All that should appear is the run of lines from the one containing "Answer: 16/225 ≈ 0.071111" through the end of the records, each repeated exactly.

══ INPUT ══

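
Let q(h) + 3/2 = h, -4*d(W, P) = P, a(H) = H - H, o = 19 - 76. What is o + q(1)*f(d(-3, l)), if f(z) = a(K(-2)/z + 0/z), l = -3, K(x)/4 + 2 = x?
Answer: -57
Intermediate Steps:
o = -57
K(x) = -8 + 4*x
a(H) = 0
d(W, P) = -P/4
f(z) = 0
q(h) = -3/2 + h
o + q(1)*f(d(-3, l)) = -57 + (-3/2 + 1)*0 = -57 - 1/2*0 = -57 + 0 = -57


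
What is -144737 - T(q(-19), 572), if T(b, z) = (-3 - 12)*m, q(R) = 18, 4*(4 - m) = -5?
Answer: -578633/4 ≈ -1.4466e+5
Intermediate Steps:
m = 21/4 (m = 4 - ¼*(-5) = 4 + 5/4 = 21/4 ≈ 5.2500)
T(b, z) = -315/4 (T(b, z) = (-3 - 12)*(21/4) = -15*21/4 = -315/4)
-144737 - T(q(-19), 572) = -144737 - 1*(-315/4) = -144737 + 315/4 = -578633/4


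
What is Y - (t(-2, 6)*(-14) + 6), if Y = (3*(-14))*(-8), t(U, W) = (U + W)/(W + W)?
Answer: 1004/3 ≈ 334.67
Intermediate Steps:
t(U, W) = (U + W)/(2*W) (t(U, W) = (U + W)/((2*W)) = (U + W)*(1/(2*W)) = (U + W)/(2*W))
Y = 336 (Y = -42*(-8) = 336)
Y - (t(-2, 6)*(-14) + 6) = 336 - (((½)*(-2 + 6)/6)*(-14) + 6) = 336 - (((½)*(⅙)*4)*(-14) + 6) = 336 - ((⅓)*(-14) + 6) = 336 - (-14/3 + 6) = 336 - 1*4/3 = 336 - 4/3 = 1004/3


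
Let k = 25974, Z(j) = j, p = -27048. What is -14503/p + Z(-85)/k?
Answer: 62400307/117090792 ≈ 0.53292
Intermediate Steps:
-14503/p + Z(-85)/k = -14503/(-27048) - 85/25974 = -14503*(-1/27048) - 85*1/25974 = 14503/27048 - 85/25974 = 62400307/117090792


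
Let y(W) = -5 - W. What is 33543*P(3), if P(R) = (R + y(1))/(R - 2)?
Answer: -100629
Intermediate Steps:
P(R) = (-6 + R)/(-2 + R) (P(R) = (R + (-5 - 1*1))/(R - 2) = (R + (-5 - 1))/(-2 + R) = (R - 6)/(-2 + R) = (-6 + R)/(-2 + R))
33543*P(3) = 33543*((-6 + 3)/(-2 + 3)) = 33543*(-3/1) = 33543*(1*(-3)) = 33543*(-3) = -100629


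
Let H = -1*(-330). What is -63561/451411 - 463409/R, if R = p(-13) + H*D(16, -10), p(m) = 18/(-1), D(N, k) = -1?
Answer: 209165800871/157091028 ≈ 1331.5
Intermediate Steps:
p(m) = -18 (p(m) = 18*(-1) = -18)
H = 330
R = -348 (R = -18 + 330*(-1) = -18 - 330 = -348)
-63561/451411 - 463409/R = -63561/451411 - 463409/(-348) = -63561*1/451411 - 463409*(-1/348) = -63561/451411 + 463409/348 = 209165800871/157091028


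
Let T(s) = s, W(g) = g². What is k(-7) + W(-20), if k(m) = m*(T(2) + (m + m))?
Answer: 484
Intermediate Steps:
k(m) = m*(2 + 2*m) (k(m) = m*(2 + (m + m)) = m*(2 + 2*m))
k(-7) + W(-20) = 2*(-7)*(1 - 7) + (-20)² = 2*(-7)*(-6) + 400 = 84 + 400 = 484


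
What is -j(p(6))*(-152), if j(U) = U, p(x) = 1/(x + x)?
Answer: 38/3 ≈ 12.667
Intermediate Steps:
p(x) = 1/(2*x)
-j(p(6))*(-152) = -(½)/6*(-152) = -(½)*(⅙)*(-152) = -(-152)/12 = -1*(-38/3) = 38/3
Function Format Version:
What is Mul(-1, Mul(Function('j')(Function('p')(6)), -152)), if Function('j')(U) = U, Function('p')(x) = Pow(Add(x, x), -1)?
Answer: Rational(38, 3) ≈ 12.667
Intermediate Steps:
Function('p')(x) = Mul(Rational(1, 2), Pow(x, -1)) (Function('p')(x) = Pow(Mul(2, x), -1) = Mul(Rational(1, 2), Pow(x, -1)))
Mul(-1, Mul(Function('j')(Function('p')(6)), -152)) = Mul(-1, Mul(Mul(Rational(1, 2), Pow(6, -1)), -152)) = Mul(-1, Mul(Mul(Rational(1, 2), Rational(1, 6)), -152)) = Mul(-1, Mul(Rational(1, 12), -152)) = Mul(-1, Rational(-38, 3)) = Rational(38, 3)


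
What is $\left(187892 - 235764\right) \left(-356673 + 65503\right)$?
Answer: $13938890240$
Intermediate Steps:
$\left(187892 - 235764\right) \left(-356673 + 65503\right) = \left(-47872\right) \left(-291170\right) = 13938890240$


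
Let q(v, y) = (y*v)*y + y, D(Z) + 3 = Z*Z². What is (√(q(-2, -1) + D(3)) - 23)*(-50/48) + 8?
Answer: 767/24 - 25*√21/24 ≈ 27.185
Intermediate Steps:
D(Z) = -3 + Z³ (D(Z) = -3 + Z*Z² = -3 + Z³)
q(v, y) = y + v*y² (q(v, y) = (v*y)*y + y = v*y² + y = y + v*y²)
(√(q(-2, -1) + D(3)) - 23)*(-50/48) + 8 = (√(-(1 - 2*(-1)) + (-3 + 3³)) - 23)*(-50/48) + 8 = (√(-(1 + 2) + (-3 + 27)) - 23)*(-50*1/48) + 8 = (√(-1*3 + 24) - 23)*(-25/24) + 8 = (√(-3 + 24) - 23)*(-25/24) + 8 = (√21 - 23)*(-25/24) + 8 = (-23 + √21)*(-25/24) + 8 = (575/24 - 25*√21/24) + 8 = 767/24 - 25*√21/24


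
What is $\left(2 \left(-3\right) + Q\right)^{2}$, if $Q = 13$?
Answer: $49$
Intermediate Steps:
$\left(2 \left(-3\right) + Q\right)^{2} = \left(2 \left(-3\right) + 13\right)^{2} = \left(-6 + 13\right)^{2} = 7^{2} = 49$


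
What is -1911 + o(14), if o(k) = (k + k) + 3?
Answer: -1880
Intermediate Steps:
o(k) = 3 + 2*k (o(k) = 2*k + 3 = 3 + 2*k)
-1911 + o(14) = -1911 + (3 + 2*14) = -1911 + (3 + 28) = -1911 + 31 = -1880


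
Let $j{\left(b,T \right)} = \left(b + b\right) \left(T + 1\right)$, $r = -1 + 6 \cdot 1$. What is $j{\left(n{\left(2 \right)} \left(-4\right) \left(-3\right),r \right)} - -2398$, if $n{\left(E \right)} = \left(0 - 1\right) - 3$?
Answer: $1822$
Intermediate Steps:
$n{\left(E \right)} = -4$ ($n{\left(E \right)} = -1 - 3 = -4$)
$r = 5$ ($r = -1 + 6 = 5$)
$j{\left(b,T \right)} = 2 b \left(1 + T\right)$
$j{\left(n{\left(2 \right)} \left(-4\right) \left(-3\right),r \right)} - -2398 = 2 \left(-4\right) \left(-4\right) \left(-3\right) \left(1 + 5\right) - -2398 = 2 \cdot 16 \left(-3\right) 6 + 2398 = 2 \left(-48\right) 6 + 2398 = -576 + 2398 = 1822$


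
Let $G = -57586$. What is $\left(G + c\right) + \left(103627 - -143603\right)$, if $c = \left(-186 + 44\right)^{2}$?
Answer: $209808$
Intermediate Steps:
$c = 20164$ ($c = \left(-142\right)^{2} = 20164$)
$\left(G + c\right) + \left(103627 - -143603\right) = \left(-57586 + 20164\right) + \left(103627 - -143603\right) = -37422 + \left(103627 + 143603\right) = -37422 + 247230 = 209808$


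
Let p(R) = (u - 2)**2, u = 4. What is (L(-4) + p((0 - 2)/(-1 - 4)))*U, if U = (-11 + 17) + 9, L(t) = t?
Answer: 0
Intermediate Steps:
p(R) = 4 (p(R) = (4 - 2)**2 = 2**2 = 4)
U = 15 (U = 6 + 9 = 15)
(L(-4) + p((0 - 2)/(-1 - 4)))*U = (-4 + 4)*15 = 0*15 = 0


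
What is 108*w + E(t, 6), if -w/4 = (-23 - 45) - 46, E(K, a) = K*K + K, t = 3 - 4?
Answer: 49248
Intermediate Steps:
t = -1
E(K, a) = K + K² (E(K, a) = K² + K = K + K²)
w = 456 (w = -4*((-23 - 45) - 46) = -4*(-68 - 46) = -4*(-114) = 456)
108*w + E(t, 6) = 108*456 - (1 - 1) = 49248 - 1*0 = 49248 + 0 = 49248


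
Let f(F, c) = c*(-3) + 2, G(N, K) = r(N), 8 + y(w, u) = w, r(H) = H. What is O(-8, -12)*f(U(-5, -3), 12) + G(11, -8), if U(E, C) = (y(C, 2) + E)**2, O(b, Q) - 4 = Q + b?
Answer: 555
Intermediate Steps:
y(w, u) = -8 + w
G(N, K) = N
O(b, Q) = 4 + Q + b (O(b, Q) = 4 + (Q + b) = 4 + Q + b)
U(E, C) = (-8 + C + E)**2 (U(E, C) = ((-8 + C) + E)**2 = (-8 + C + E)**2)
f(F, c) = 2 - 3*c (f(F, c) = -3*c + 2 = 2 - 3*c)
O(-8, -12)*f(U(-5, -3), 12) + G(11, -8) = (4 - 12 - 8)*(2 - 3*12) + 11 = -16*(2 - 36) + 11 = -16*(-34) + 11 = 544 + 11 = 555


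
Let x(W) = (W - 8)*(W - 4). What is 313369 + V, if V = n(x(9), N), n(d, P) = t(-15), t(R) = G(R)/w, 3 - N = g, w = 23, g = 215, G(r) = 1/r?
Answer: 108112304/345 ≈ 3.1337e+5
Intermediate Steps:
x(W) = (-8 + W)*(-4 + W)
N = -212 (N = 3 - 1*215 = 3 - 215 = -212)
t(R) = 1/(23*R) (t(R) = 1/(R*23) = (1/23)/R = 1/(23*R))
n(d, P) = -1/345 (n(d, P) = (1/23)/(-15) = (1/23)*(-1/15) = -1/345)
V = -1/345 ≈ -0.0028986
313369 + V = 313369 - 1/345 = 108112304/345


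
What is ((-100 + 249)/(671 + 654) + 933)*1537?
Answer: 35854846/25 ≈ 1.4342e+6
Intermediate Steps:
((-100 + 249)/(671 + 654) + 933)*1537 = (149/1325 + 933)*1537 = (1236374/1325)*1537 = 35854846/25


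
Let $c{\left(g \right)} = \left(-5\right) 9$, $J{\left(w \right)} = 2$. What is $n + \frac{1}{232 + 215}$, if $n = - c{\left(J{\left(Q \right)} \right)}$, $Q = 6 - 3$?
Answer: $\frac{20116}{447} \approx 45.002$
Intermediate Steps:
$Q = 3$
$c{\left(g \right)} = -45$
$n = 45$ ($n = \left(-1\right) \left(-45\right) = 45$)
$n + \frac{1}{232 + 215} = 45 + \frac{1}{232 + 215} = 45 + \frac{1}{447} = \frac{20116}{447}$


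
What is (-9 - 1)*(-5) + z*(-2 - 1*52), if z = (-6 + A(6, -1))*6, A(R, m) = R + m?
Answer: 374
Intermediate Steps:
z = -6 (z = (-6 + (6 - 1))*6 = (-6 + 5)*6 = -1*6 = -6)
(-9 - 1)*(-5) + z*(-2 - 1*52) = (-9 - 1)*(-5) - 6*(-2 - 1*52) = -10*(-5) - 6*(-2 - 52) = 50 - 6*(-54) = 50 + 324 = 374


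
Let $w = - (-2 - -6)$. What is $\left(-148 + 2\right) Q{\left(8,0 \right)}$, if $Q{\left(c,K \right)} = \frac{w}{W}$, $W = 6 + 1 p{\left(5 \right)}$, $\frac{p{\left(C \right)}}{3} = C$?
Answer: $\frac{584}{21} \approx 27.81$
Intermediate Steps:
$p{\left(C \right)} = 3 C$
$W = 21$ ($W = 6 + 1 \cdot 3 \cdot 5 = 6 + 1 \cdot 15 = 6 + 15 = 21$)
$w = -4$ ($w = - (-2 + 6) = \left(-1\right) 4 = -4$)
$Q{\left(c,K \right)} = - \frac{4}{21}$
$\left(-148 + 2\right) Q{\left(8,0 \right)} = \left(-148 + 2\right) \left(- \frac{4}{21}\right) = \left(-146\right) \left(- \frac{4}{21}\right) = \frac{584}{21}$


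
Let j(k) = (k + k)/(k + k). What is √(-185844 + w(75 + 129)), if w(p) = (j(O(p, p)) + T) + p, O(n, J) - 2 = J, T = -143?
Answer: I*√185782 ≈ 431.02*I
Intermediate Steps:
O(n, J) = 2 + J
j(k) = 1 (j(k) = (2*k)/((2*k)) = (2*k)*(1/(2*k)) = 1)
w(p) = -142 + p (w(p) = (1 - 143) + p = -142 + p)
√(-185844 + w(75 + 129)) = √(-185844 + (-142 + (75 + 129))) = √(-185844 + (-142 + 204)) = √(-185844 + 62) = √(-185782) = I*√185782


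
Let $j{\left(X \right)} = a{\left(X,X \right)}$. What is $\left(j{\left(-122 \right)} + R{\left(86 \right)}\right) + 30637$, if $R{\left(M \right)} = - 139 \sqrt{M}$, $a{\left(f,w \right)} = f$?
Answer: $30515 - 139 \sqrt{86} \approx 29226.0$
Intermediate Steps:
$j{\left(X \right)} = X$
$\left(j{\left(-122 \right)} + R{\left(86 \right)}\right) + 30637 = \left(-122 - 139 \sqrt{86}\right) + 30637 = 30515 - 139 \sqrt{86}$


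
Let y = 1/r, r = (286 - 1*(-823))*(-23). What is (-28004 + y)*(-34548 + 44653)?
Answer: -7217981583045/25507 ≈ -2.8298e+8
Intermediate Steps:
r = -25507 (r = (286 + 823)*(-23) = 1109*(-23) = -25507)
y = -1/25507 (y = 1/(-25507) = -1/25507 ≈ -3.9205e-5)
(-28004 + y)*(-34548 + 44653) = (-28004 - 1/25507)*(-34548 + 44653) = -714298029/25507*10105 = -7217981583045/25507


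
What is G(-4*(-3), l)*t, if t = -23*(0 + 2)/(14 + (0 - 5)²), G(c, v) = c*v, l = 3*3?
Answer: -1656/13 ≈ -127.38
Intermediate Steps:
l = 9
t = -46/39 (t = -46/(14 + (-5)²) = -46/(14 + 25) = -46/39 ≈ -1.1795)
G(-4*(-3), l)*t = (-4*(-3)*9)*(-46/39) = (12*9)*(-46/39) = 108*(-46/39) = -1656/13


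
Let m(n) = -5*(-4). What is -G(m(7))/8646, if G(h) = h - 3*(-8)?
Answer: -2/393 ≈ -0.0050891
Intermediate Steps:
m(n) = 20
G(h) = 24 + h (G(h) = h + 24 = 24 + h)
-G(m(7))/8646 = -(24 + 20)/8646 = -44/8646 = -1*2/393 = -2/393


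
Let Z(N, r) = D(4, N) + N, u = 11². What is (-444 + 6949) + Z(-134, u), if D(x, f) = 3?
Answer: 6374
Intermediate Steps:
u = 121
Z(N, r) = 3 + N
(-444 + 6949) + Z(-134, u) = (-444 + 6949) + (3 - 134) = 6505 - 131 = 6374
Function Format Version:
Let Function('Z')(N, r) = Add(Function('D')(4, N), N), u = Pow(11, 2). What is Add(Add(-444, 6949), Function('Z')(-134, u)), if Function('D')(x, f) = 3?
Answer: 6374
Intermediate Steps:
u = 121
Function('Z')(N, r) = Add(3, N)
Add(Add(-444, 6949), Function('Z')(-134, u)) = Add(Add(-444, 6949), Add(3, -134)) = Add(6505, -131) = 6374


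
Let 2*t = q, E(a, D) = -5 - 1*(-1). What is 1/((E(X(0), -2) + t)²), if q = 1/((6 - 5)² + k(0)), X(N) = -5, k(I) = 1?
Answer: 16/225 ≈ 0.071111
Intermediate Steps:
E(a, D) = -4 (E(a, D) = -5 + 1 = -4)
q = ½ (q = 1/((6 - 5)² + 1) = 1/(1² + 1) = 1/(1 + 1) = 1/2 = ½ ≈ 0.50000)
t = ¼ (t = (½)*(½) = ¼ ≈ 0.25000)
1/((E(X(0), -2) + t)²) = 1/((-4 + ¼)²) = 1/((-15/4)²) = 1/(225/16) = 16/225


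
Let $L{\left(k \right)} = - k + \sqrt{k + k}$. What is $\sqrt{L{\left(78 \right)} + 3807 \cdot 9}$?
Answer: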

═══

RESPONSE AREA>
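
Answer: 16/225 ≈ 0.071111
Intermediate Steps:
E(a, D) = -4 (E(a, D) = -5 + 1 = -4)
q = ½ (q = 1/((6 - 5)² + 1) = 1/(1² + 1) = 1/(1 + 1) = 1/2 = ½ ≈ 0.50000)
t = ¼ (t = (½)*(½) = ¼ ≈ 0.25000)
1/((E(X(0), -2) + t)²) = 1/((-4 + ¼)²) = 1/((-15/4)²) = 1/(225/16) = 16/225


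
Let $L{\left(k \right)} = - k + \sqrt{k + k}$. What is $\sqrt{L{\left(78 \right)} + 3807 \cdot 9}$?
Answer: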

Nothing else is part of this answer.